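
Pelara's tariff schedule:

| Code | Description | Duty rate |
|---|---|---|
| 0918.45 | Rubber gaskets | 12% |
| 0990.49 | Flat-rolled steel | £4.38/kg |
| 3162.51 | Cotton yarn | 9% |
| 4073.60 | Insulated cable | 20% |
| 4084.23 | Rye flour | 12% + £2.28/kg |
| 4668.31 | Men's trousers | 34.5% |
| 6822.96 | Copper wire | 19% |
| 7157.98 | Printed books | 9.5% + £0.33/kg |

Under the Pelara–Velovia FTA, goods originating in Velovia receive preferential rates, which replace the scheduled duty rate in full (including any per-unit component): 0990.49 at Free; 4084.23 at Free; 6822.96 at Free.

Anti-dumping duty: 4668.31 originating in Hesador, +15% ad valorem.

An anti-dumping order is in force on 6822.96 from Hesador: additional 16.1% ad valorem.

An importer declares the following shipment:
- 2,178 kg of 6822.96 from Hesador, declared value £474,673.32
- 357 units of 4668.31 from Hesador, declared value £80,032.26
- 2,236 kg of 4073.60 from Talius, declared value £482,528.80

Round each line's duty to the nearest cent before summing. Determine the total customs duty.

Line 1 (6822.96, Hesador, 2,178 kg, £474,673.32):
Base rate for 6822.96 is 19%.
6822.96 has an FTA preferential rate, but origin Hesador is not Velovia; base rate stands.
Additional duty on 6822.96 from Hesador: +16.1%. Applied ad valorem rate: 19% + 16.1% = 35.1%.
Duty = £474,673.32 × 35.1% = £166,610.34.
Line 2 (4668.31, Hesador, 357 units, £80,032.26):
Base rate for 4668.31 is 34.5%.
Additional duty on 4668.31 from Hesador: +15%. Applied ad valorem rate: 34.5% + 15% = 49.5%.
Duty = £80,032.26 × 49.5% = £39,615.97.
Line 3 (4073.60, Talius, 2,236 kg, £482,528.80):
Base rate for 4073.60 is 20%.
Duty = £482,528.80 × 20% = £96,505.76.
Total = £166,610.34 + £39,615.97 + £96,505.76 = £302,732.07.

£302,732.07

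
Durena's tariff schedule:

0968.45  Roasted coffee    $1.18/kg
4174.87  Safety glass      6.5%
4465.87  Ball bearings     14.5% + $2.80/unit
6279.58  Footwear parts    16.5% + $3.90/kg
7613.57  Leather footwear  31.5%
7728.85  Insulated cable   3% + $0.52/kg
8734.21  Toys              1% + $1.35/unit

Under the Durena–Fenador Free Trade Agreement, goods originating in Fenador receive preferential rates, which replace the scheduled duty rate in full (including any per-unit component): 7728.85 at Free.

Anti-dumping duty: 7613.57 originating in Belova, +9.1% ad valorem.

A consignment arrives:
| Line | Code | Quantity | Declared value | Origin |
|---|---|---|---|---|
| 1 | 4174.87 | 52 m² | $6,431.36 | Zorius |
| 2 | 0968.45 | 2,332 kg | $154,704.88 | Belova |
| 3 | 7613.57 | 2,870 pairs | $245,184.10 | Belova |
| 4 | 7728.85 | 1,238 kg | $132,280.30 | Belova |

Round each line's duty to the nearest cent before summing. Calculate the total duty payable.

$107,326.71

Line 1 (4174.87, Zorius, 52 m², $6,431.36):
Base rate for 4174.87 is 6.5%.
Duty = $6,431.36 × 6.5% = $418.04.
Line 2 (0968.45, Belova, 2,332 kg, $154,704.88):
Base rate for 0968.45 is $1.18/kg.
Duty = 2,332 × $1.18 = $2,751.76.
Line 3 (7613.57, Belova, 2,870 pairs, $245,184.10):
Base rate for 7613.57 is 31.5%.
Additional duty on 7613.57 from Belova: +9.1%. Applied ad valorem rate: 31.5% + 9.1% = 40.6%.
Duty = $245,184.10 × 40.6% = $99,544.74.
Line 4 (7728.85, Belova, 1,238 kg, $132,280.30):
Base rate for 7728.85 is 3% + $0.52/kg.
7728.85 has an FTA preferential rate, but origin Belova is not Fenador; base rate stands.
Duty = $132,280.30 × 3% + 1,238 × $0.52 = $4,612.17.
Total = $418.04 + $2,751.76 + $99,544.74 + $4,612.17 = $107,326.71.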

* **Work item**
The data above, all of it, needs to be output exactly as written.

* **Completed exercise**
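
Pelara's tariff schedule:

| Code | Description | Duty rate |
|---|---|---|
| 0918.45 | Rubber gaskets | 12% |
| 0990.49 | Flat-rolled steel | £4.38/kg |
| 3162.51 | Cotton yarn | 9% |
| 4073.60 | Insulated cable | 20% |
| 4084.23 | Rye flour | 12% + £2.28/kg |
| 4668.31 | Men's trousers | 34.5% |
| 6822.96 | Copper wire | 19% |
| 7157.98 | Printed books | 9.5% + £0.33/kg |

Under the Pelara–Velovia FTA, goods originating in Velovia receive preferential rates, which replace the scheduled duty rate in full (including any per-unit component): 0990.49 at Free; 4084.23 at Free; 6822.96 at Free.

Anti-dumping duty: 4668.31 originating in Hesador, +15% ad valorem.

An anti-dumping order is in force on 6822.96 from Hesador: additional 16.1% ad valorem.

An importer declares the following shipment:
- 2,178 kg of 6822.96 from Hesador, declared value £474,673.32
- 357 units of 4668.31 from Hesador, declared value £80,032.26
- 2,236 kg of 4073.60 from Talius, declared value £482,528.80

Round each line's duty to the nearest cent before summing. Determine the total customs duty.

Line 1 (6822.96, Hesador, 2,178 kg, £474,673.32):
Base rate for 6822.96 is 19%.
6822.96 has an FTA preferential rate, but origin Hesador is not Velovia; base rate stands.
Additional duty on 6822.96 from Hesador: +16.1%. Applied ad valorem rate: 19% + 16.1% = 35.1%.
Duty = £474,673.32 × 35.1% = £166,610.34.
Line 2 (4668.31, Hesador, 357 units, £80,032.26):
Base rate for 4668.31 is 34.5%.
Additional duty on 4668.31 from Hesador: +15%. Applied ad valorem rate: 34.5% + 15% = 49.5%.
Duty = £80,032.26 × 49.5% = £39,615.97.
Line 3 (4073.60, Talius, 2,236 kg, £482,528.80):
Base rate for 4073.60 is 20%.
Duty = £482,528.80 × 20% = £96,505.76.
Total = £166,610.34 + £39,615.97 + £96,505.76 = £302,732.07.

£302,732.07

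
Durena's tariff schedule:

0968.45  Roasted coffee    $1.18/kg
4174.87  Safety glass      6.5%
4465.87  Ball bearings     14.5% + $2.80/unit
6279.58  Footwear parts    16.5% + $3.90/kg
7613.57  Leather footwear  31.5%
7728.85  Insulated cable   3% + $0.52/kg
8734.21  Toys              1% + $1.35/unit

Under the Durena–Fenador Free Trade Agreement, goods originating in Fenador receive preferential rates, which replace the scheduled duty rate in full (including any per-unit component): 7728.85 at Free.

Anti-dumping duty: 7613.57 originating in Belova, +9.1% ad valorem.

A consignment arrives:
| Line | Code | Quantity | Declared value | Origin |
|---|---|---|---|---|
| 1 | 4174.87 | 52 m² | $6,431.36 | Zorius |
| 2 | 0968.45 | 2,332 kg | $154,704.88 | Belova |
| 3 | 7613.57 | 2,870 pairs | $245,184.10 | Belova |
| 4 | 7728.85 | 1,238 kg | $132,280.30 | Belova |

Round each line's duty to the nearest cent before summing. Calculate the total duty payable.

$107,326.71

Line 1 (4174.87, Zorius, 52 m², $6,431.36):
Base rate for 4174.87 is 6.5%.
Duty = $6,431.36 × 6.5% = $418.04.
Line 2 (0968.45, Belova, 2,332 kg, $154,704.88):
Base rate for 0968.45 is $1.18/kg.
Duty = 2,332 × $1.18 = $2,751.76.
Line 3 (7613.57, Belova, 2,870 pairs, $245,184.10):
Base rate for 7613.57 is 31.5%.
Additional duty on 7613.57 from Belova: +9.1%. Applied ad valorem rate: 31.5% + 9.1% = 40.6%.
Duty = $245,184.10 × 40.6% = $99,544.74.
Line 4 (7728.85, Belova, 1,238 kg, $132,280.30):
Base rate for 7728.85 is 3% + $0.52/kg.
7728.85 has an FTA preferential rate, but origin Belova is not Fenador; base rate stands.
Duty = $132,280.30 × 3% + 1,238 × $0.52 = $4,612.17.
Total = $418.04 + $2,751.76 + $99,544.74 + $4,612.17 = $107,326.71.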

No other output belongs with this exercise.